- **Task description**
Transcribe the data in full; each line must match exactly.

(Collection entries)

+===+

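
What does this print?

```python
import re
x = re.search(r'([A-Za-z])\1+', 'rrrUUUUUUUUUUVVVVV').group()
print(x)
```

`\1` is not a pattern — it's the concrete string captured by group 1, re-applied verbatim.
`search` walks the string left to right and returns the first match it finds.
The match spans [0:3] → 'rrr'.
Captured: group 1 = 'r'.

rrr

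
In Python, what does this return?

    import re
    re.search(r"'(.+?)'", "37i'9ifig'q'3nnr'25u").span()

(3, 10)

Unlike `match`, `search` isn't anchored — it looks for the pattern anywhere in the string.
The match spans [3:10] → "'9ifig'".
Captured: group 1 = '9ifig'.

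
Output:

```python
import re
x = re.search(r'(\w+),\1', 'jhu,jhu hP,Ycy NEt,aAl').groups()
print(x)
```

('jhu',)

The match spans [0:7] → 'jhu,jhu'.
Captured: group 1 = 'jhu'.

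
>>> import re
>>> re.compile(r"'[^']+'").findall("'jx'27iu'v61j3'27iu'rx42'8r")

["'jx'", "'v61j3'", "'rx42'"]

Scanning left to right: at [0:4] → "'jx'"; at [8:15] → "'v61j3'"; at [19:25] → "'rx42'".
Since nothing is captured, `findall` lists the 3 matched substrings directly.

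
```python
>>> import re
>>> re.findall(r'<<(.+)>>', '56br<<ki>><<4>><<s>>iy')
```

['ki>><<4>><<s']

With a single group, `findall` returns only what that group captured — 1 item.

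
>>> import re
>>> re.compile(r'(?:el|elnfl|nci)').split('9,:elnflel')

Alternation isn't longest-match — the leftmost alternative that fits at this position is chosen.
`split` removes every match and returns the 3 fragments in between.

['9,:', 'nfl', '']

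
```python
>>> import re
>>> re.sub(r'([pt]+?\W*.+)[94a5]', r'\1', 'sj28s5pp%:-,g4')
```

This matches one or more of one of [pt] (lazy), then zero or more of a non-word character, then one or more of any character (captured); then one of [94a5].
Matches: at [6:14] → 'pp%:-,g4'.
Each match is replaced using the text its own group 1 captured.

'sj28s5pp%:-,g'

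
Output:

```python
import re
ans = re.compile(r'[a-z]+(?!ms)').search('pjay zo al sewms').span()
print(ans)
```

Because the assertion is negative and zero-width, positions next to the forbidden text are skipped.
Unlike `match`, `search` isn't anchored — it looks for the pattern anywhere in the string.
The match spans [0:4] → 'pjay'.

(0, 4)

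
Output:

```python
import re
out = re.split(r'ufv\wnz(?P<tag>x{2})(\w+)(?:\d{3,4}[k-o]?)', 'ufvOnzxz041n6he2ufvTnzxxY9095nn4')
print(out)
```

['ufvOnzxz041n6he2', 'xx', 'Y9', 'n4']

Pattern: the literal 'ufv', then a word character, then the literal 'nz'; then exactly 2 of a literal 'x' (captured as 'tag'); then one or more of a word character (captured); then 3 to 4 of a digit, then optionally a character in [k-o] (non-capturing group).
Matches to split on: at [16:30] → 'ufvTnzxxY9095n'.
`re.split` interleaves the captured-group text with the surrounding fragments.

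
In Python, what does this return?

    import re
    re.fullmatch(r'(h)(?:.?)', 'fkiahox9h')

None

For `fullmatch`, every character of the input must be accounted for by the pattern.
Here there's no way to consume every character, so the call returns None.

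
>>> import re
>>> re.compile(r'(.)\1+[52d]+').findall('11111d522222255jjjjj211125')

The backreference `\1` re-matches whatever the first group consumed, character for character.
Scanning left to right: at [0:15] match '11111d522222255', group 1 = '1'; at [15:21] match 'jjjjj2', group 1 = 'j'; at [21:26] match '11125', group 1 = '1'.
One capturing group, so `findall` returns just the captured substring from each match — 3 in all.

['1', 'j', '1']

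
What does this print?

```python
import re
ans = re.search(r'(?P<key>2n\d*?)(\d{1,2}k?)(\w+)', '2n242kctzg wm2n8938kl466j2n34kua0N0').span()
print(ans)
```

The match spans [0:10] → '2n242kctzg'.

(0, 10)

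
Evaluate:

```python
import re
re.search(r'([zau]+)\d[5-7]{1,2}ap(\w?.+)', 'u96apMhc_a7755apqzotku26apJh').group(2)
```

'Mhc_a7755apqzotku26apJh'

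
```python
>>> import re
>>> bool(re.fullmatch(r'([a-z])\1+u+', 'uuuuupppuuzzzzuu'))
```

False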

+===+

- **Answer to the problem**
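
What does this print?

```python
import re
x = re.search(r'([A-Za-z])\1+', 'rrrUUUUUUUUUUVVVVV').group()
print(x)
```

`\1` is not a pattern — it's the concrete string captured by group 1, re-applied verbatim.
`search` walks the string left to right and returns the first match it finds.
The match spans [0:3] → 'rrr'.
Captured: group 1 = 'r'.

rrr

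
In Python, what does this return?

    import re
    re.search(r"'(.+?)'", "37i'9ifig'q'3nnr'25u").span()

(3, 10)

Unlike `match`, `search` isn't anchored — it looks for the pattern anywhere in the string.
The match spans [3:10] → "'9ifig'".
Captured: group 1 = '9ifig'.

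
Output:

```python
import re
x = re.search(r'(\w+),\1', 'jhu,jhu hP,Ycy NEt,aAl').groups()
print(x)
```

('jhu',)

The match spans [0:7] → 'jhu,jhu'.
Captured: group 1 = 'jhu'.

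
>>> import re
>>> re.compile(r"'[^']+'").findall("'jx'27iu'v61j3'27iu'rx42'8r")

["'jx'", "'v61j3'", "'rx42'"]

Scanning left to right: at [0:4] → "'jx'"; at [8:15] → "'v61j3'"; at [19:25] → "'rx42'".
Since nothing is captured, `findall` lists the 3 matched substrings directly.

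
```python
>>> import re
>>> re.findall(r'<<(.+)>>', '56br<<ki>><<4>><<s>>iy')
```

['ki>><<4>><<s']

With a single group, `findall` returns only what that group captured — 1 item.

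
>>> import re
>>> re.compile(r'(?:el|elnfl|nci)').split('9,:elnflel')

Alternation isn't longest-match — the leftmost alternative that fits at this position is chosen.
`split` removes every match and returns the 3 fragments in between.

['9,:', 'nfl', '']

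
```python
>>> import re
>>> re.sub(r'([pt]+?\W*.+)[94a5]', r'\1', 'sj28s5pp%:-,g4')
```

This matches one or more of one of [pt] (lazy), then zero or more of a non-word character, then one or more of any character (captured); then one of [94a5].
Matches: at [6:14] → 'pp%:-,g4'.
Each match is replaced using the text its own group 1 captured.

'sj28s5pp%:-,g'

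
Output:

```python
import re
ans = re.compile(r'[a-z]+(?!ms)').search('pjay zo al sewms').span()
print(ans)
```

Because the assertion is negative and zero-width, positions next to the forbidden text are skipped.
Unlike `match`, `search` isn't anchored — it looks for the pattern anywhere in the string.
The match spans [0:4] → 'pjay'.

(0, 4)

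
Output:

```python
import re
out = re.split(r'ufv\wnz(?P<tag>x{2})(\w+)(?:\d{3,4}[k-o]?)', 'ufvOnzxz041n6he2ufvTnzxxY9095nn4')
print(out)
```

['ufvOnzxz041n6he2', 'xx', 'Y9', 'n4']

Pattern: the literal 'ufv', then a word character, then the literal 'nz'; then exactly 2 of a literal 'x' (captured as 'tag'); then one or more of a word character (captured); then 3 to 4 of a digit, then optionally a character in [k-o] (non-capturing group).
Matches to split on: at [16:30] → 'ufvTnzxxY9095n'.
`re.split` interleaves the captured-group text with the surrounding fragments.

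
In Python, what does this return?

    import re
    re.fullmatch(r'(h)(?:.?)', 'fkiahox9h')

None

For `fullmatch`, every character of the input must be accounted for by the pattern.
Here there's no way to consume every character, so the call returns None.

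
>>> import re
>>> re.compile(r'(.)\1+[52d]+').findall('11111d522222255jjjjj211125')

The backreference `\1` re-matches whatever the first group consumed, character for character.
Scanning left to right: at [0:15] match '11111d522222255', group 1 = '1'; at [15:21] match 'jjjjj2', group 1 = 'j'; at [21:26] match '11125', group 1 = '1'.
One capturing group, so `findall` returns just the captured substring from each match — 3 in all.

['1', 'j', '1']

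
What does this print?

```python
import re
ans = re.search(r'(?P<key>2n\d*?)(\d{1,2}k?)(\w+)', '2n242kctzg wm2n8938kl466j2n34kua0N0').span()
print(ans)
```

The match spans [0:10] → '2n242kctzg'.

(0, 10)

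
Evaluate:

```python
import re
re.search(r'([zau]+)\d[5-7]{1,2}ap(\w?.+)', 'u96apMhc_a7755apqzotku26apJh').group(2)
```

'Mhc_a7755apqzotku26apJh'

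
```python
>>> import re
>>> bool(re.fullmatch(r'([a-z])\1+u+', 'uuuuupppuuzzzzuu'))
```

False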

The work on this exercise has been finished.